Working data Start Marker
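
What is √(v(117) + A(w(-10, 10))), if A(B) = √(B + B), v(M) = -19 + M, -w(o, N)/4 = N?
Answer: √(98 + 4*I*√5) ≈ 9.9098 + 0.45129*I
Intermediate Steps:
w(o, N) = -4*N
A(B) = √2*√B (A(B) = √(2*B) = √2*√B)
√(v(117) + A(w(-10, 10))) = √((-19 + 117) + √2*√(-4*10)) = √(98 + √2*√(-40)) = √(98 + √2*(2*I*√10)) = √(98 + 4*I*√5)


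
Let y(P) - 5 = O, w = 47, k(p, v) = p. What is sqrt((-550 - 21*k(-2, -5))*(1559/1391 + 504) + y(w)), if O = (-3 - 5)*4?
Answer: I*sqrt(496545327031)/1391 ≈ 506.58*I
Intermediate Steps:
O = -32 (O = -8*4 = -32)
y(P) = -27 (y(P) = 5 - 32 = -27)
sqrt((-550 - 21*k(-2, -5))*(1559/1391 + 504) + y(w)) = sqrt((-550 - 21*(-2))*(1559/1391 + 504) - 27) = sqrt((-550 + 42)*(1559*(1/1391) + 504) - 27) = sqrt(-508*(1559/1391 + 504) - 27) = sqrt(-508*702623/1391 - 27) = sqrt(-356932484/1391 - 27) = sqrt(-356970041/1391) = I*sqrt(496545327031)/1391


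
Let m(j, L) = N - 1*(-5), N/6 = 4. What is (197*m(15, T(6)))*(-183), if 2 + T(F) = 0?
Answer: -1045479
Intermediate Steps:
N = 24 (N = 6*4 = 24)
T(F) = -2 (T(F) = -2 + 0 = -2)
m(j, L) = 29 (m(j, L) = 24 - 1*(-5) = 24 + 5 = 29)
(197*m(15, T(6)))*(-183) = (197*29)*(-183) = 5713*(-183) = -1045479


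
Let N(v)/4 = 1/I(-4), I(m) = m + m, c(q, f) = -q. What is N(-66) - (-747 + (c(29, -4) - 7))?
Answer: 1565/2 ≈ 782.50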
Working data End Marker
**Problem requirements**
Lines holding the word "What" should be counted across the entries; state only how many there are.

**Answer box**
4